Problem statement → Please repeat, from the entries that follow, the lines from the one containing "A regional warehouse" through the one containing "What is the depreciation expense in year 3?" exactly, adding nothing.

Material shown →

++++++

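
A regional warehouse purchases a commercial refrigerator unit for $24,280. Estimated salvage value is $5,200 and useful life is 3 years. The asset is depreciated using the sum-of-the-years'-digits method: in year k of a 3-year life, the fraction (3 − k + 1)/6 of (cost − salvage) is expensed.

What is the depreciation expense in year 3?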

++++++

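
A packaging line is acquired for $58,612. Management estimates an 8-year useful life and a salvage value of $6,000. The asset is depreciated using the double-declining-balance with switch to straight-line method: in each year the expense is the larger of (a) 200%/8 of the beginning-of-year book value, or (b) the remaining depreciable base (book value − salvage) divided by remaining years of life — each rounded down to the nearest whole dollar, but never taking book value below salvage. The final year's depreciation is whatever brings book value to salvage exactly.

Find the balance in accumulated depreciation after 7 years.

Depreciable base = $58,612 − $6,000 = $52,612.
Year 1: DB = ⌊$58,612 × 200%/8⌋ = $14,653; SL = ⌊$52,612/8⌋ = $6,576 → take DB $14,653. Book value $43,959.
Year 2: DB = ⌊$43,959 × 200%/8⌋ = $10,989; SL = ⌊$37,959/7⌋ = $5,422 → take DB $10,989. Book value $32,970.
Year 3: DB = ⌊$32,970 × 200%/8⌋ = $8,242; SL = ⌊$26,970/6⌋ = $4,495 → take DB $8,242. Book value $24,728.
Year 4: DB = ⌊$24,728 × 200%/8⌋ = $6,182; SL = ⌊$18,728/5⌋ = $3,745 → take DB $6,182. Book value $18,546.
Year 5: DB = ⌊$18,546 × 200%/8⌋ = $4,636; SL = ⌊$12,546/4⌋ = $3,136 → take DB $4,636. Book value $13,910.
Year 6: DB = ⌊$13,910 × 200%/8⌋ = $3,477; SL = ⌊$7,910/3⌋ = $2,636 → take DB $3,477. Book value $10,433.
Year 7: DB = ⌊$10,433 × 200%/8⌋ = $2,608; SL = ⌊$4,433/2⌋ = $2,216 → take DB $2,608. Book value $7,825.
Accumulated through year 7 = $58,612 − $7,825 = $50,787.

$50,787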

++++++

Finished task →
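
A regional warehouse purchases a commercial refrigerator unit for $24,280. Estimated salvage value is $5,200 and useful life is 3 years. The asset is depreciated using the sum-of-the-years'-digits method: in year k of a 3-year life, the fraction (3 − k + 1)/6 of (cost − salvage) is expensed.

What is the depreciation expense in year 3?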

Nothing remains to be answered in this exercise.